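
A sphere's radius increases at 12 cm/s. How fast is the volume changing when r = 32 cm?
49152π cm³/s

V = (4/3)πr³
dV/dt = dV/dr · dr/dt = 4πr² · 12
At r = 32: dV/dt = 49152π cm³/s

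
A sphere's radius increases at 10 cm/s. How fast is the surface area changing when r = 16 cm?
1280π cm²/s

S = 4πr²
dS/dt = dS/dr · dr/dt = 8πr · 10
At r = 16: dS/dt = 1280π cm²/s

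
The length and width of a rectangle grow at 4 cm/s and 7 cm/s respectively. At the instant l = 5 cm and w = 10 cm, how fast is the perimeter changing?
22 cm/s

P = 2(l + w)
dP/dt = 2(dl/dt + dw/dt) = 2(4 + 7) = 22 cm/s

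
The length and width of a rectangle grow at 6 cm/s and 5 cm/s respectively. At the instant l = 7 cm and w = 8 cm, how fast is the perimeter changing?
22 cm/s

P = 2(l + w)
dP/dt = 2(dl/dt + dw/dt) = 2(6 + 5) = 22 cm/s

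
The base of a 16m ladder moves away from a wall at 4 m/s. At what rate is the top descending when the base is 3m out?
12√247/247 ≈ 0.7635 m/s

x² + y² = 16²
2x·dx/dt + 2y·dy/dt = 0
dy/dt = -x/y · dx/dt = -3/√247 · 4 = -12√247/247 m/s
The top is descending at 12√247/247 ≈ 0.7635 m/s.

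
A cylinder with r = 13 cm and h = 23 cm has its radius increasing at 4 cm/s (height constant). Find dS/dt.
392π cm²/s

S = 2πrh + 2πr² (lateral + bases)
dS/dt = (2πh + 4πr)·dr/dt = (2π·23 + 4π·13)·4
= 392π cm²/s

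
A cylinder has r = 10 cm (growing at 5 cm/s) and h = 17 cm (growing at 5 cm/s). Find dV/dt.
2200π cm³/s

V = πr²h
dV/dt = 2πrh·dr/dt + πr²·dh/dt
= 2π(10)(17)(5) + π(10)²(5)
= 2200π cm³/s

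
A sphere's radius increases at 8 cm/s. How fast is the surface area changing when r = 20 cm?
1280π cm²/s

S = 4πr²
dS/dt = dS/dr · dr/dt = 8πr · 8
At r = 20: dS/dt = 1280π cm²/s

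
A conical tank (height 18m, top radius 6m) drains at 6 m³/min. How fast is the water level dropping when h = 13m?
54/(169π) ≈ 0.1017 m/min

r/h = 6/18, so r = (1/3)h
V = (1/3)πr²h = (1/3)π((1/3)h)²h = (1/27)πh³
dV/dh = (1/9)πh²
dh/dt = (dV/dt)/(dV/dh) = -6/((1/9)π·13²) = -54/(169π) m/min
The level is dropping at 54/(169π) ≈ 0.1017 m/min.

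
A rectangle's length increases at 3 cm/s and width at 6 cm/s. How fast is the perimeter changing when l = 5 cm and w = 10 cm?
18 cm/s

P = 2(l + w)
dP/dt = 2(dl/dt + dw/dt) = 2(3 + 6) = 18 cm/s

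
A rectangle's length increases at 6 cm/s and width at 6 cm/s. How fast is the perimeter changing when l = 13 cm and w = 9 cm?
24 cm/s

P = 2(l + w)
dP/dt = 2(dl/dt + dw/dt) = 2(6 + 6) = 24 cm/s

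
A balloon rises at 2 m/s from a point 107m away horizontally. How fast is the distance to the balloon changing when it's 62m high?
124√15293/15293 ≈ 1.003 m/s

z² = 107² + y²
z = √(107² + 62²) = √15293
dz/dt = y/z · dy/dt = 62/√15293 · 2 = 124√15293/15293 ≈ 1.003 m/s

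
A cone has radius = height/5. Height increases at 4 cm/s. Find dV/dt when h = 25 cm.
100π cm³/s

V = (1/3)π(h/5)²h = πh³/75
dV/dt = πh²/25 · 4
At h = 25: dV/dt = 100π cm³/s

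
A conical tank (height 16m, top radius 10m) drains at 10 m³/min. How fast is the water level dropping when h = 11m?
128/(605π) ≈ 0.06734 m/min

r/h = 10/16, so r = (5/8)h
V = (1/3)πr²h = (1/3)π((5/8)h)²h = (25/192)πh³
dV/dh = (25/64)πh²
dh/dt = (dV/dt)/(dV/dh) = -10/((25/64)π·11²) = -128/(605π) m/min
The level is dropping at 128/(605π) ≈ 0.06734 m/min.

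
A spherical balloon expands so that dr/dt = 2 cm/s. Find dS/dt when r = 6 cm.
96π cm²/s

S = 4πr²
dS/dt = dS/dr · dr/dt = 8πr · 2
At r = 6: dS/dt = 96π cm²/s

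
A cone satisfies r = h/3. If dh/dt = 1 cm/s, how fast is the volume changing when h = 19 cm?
361π/9 cm³/s

V = (1/3)π(h/3)²h = πh³/27
dV/dt = πh²/9 · 1
At h = 19: dV/dt = 361π/9 cm³/s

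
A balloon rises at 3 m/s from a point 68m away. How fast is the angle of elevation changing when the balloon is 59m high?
0.02517 rad/s

tan(θ) = y/68
sec²(θ) · dθ/dt = (1/68) · dy/dt
dθ/dt = cos²(θ)/68 · 3 = 68/(68² + 59²) · 3
dθ/dt = 0.02517 rad/s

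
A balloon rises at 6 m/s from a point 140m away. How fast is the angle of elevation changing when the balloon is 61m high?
0.036019 rad/s

tan(θ) = y/140
sec²(θ) · dθ/dt = (1/140) · dy/dt
dθ/dt = cos²(θ)/140 · 6 = 140/(140² + 61²) · 6
dθ/dt = 0.036019 rad/s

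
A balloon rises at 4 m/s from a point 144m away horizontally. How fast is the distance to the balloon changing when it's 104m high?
52√493/493 ≈ 2.342 m/s

z² = 144² + y²
z = √(144² + 104²) = 8√493
dz/dt = y/z · dy/dt = 104/(8√493) · 4 = 52√493/493 ≈ 2.342 m/s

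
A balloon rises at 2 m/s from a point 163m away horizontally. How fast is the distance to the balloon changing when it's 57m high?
57√29818/14909 ≈ 0.6602 m/s

z² = 163² + y²
z = √(163² + 57²) = √29818
dz/dt = y/z · dy/dt = 57/√29818 · 2 = 57√29818/14909 ≈ 0.6602 m/s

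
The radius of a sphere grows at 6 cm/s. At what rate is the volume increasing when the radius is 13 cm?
4056π cm³/s

V = (4/3)πr³
dV/dt = dV/dr · dr/dt = 4πr² · 6
At r = 13: dV/dt = 4056π cm³/s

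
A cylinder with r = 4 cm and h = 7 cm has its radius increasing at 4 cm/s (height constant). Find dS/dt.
120π cm²/s

S = 2πrh + 2πr² (lateral + bases)
dS/dt = (2πh + 4πr)·dr/dt = (2π·7 + 4π·4)·4
= 120π cm²/s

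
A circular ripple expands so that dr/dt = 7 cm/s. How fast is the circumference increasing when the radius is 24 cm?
14π cm/s

C = 2πr
dC/dt = 2π · dr/dt = 2π · 7 = 14π cm/s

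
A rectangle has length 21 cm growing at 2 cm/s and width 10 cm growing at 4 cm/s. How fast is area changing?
104 cm²/s

A = lw
dA/dt = w·dl/dt + l·dw/dt = 10·2 + 21·4 = 104 cm²/s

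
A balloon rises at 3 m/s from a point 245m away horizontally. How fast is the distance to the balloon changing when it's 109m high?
327√71906/71906 ≈ 1.219 m/s

z² = 245² + y²
z = √(245² + 109²) = √71906
dz/dt = y/z · dy/dt = 109/√71906 · 3 = 327√71906/71906 ≈ 1.219 m/s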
========================================================================
§ What the task asks
Could you print the material above once more, exactly as it stands?

§ Answer section
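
A sphere's radius increases at 12 cm/s. How fast is the volume changing when r = 32 cm?
49152π cm³/s

V = (4/3)πr³
dV/dt = dV/dr · dr/dt = 4πr² · 12
At r = 32: dV/dt = 49152π cm³/s

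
A sphere's radius increases at 10 cm/s. How fast is the surface area changing when r = 16 cm?
1280π cm²/s

S = 4πr²
dS/dt = dS/dr · dr/dt = 8πr · 10
At r = 16: dS/dt = 1280π cm²/s

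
The length and width of a rectangle grow at 4 cm/s and 7 cm/s respectively. At the instant l = 5 cm and w = 10 cm, how fast is the perimeter changing?
22 cm/s

P = 2(l + w)
dP/dt = 2(dl/dt + dw/dt) = 2(4 + 7) = 22 cm/s

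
The length and width of a rectangle grow at 6 cm/s and 5 cm/s respectively. At the instant l = 7 cm and w = 8 cm, how fast is the perimeter changing?
22 cm/s

P = 2(l + w)
dP/dt = 2(dl/dt + dw/dt) = 2(6 + 5) = 22 cm/s

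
The base of a 16m ladder moves away from a wall at 4 m/s. At what rate is the top descending when the base is 3m out?
12√247/247 ≈ 0.7635 m/s

x² + y² = 16²
2x·dx/dt + 2y·dy/dt = 0
dy/dt = -x/y · dx/dt = -3/√247 · 4 = -12√247/247 m/s
The top is descending at 12√247/247 ≈ 0.7635 m/s.

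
A cylinder with r = 13 cm and h = 23 cm has its radius increasing at 4 cm/s (height constant). Find dS/dt.
392π cm²/s

S = 2πrh + 2πr² (lateral + bases)
dS/dt = (2πh + 4πr)·dr/dt = (2π·23 + 4π·13)·4
= 392π cm²/s

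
A cylinder has r = 10 cm (growing at 5 cm/s) and h = 17 cm (growing at 5 cm/s). Find dV/dt.
2200π cm³/s

V = πr²h
dV/dt = 2πrh·dr/dt + πr²·dh/dt
= 2π(10)(17)(5) + π(10)²(5)
= 2200π cm³/s

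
A sphere's radius increases at 8 cm/s. How fast is the surface area changing when r = 20 cm?
1280π cm²/s

S = 4πr²
dS/dt = dS/dr · dr/dt = 8πr · 8
At r = 20: dS/dt = 1280π cm²/s

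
A conical tank (height 18m, top radius 6m) drains at 6 m³/min. How fast is the water level dropping when h = 13m?
54/(169π) ≈ 0.1017 m/min

r/h = 6/18, so r = (1/3)h
V = (1/3)πr²h = (1/3)π((1/3)h)²h = (1/27)πh³
dV/dh = (1/9)πh²
dh/dt = (dV/dt)/(dV/dh) = -6/((1/9)π·13²) = -54/(169π) m/min
The level is dropping at 54/(169π) ≈ 0.1017 m/min.

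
A rectangle's length increases at 3 cm/s and width at 6 cm/s. How fast is the perimeter changing when l = 5 cm and w = 10 cm?
18 cm/s

P = 2(l + w)
dP/dt = 2(dl/dt + dw/dt) = 2(3 + 6) = 18 cm/s

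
A rectangle's length increases at 6 cm/s and width at 6 cm/s. How fast is the perimeter changing when l = 13 cm and w = 9 cm?
24 cm/s

P = 2(l + w)
dP/dt = 2(dl/dt + dw/dt) = 2(6 + 6) = 24 cm/s

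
A balloon rises at 2 m/s from a point 107m away horizontally. How fast is the distance to the balloon changing when it's 62m high?
124√15293/15293 ≈ 1.003 m/s

z² = 107² + y²
z = √(107² + 62²) = √15293
dz/dt = y/z · dy/dt = 62/√15293 · 2 = 124√15293/15293 ≈ 1.003 m/s

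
A cone has radius = height/5. Height increases at 4 cm/s. Find dV/dt when h = 25 cm.
100π cm³/s

V = (1/3)π(h/5)²h = πh³/75
dV/dt = πh²/25 · 4
At h = 25: dV/dt = 100π cm³/s

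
A conical tank (height 16m, top radius 10m) drains at 10 m³/min. How fast is the water level dropping when h = 11m?
128/(605π) ≈ 0.06734 m/min

r/h = 10/16, so r = (5/8)h
V = (1/3)πr²h = (1/3)π((5/8)h)²h = (25/192)πh³
dV/dh = (25/64)πh²
dh/dt = (dV/dt)/(dV/dh) = -10/((25/64)π·11²) = -128/(605π) m/min
The level is dropping at 128/(605π) ≈ 0.06734 m/min.

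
A spherical balloon expands so that dr/dt = 2 cm/s. Find dS/dt when r = 6 cm.
96π cm²/s

S = 4πr²
dS/dt = dS/dr · dr/dt = 8πr · 2
At r = 6: dS/dt = 96π cm²/s

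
A cone satisfies r = h/3. If dh/dt = 1 cm/s, how fast is the volume changing when h = 19 cm?
361π/9 cm³/s

V = (1/3)π(h/3)²h = πh³/27
dV/dt = πh²/9 · 1
At h = 19: dV/dt = 361π/9 cm³/s

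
A balloon rises at 3 m/s from a point 68m away. How fast is the angle of elevation changing when the balloon is 59m high?
0.02517 rad/s

tan(θ) = y/68
sec²(θ) · dθ/dt = (1/68) · dy/dt
dθ/dt = cos²(θ)/68 · 3 = 68/(68² + 59²) · 3
dθ/dt = 0.02517 rad/s

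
A balloon rises at 6 m/s from a point 140m away. How fast is the angle of elevation changing when the balloon is 61m high?
0.036019 rad/s

tan(θ) = y/140
sec²(θ) · dθ/dt = (1/140) · dy/dt
dθ/dt = cos²(θ)/140 · 6 = 140/(140² + 61²) · 6
dθ/dt = 0.036019 rad/s

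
A balloon rises at 4 m/s from a point 144m away horizontally. How fast is the distance to the balloon changing when it's 104m high?
52√493/493 ≈ 2.342 m/s

z² = 144² + y²
z = √(144² + 104²) = 8√493
dz/dt = y/z · dy/dt = 104/(8√493) · 4 = 52√493/493 ≈ 2.342 m/s

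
A balloon rises at 2 m/s from a point 163m away horizontally. How fast is the distance to the balloon changing when it's 57m high?
57√29818/14909 ≈ 0.6602 m/s

z² = 163² + y²
z = √(163² + 57²) = √29818
dz/dt = y/z · dy/dt = 57/√29818 · 2 = 57√29818/14909 ≈ 0.6602 m/s

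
The radius of a sphere grows at 6 cm/s. At what rate is the volume increasing when the radius is 13 cm?
4056π cm³/s

V = (4/3)πr³
dV/dt = dV/dr · dr/dt = 4πr² · 6
At r = 13: dV/dt = 4056π cm³/s

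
A cylinder with r = 4 cm and h = 7 cm has its radius increasing at 4 cm/s (height constant). Find dS/dt.
120π cm²/s

S = 2πrh + 2πr² (lateral + bases)
dS/dt = (2πh + 4πr)·dr/dt = (2π·7 + 4π·4)·4
= 120π cm²/s

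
A circular ripple expands so that dr/dt = 7 cm/s. How fast is the circumference increasing when the radius is 24 cm?
14π cm/s

C = 2πr
dC/dt = 2π · dr/dt = 2π · 7 = 14π cm/s

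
A rectangle has length 21 cm growing at 2 cm/s and width 10 cm growing at 4 cm/s. How fast is area changing?
104 cm²/s

A = lw
dA/dt = w·dl/dt + l·dw/dt = 10·2 + 21·4 = 104 cm²/s

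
A balloon rises at 3 m/s from a point 245m away horizontally. How fast is the distance to the balloon changing when it's 109m high?
327√71906/71906 ≈ 1.219 m/s

z² = 245² + y²
z = √(245² + 109²) = √71906
dz/dt = y/z · dy/dt = 109/√71906 · 3 = 327√71906/71906 ≈ 1.219 m/s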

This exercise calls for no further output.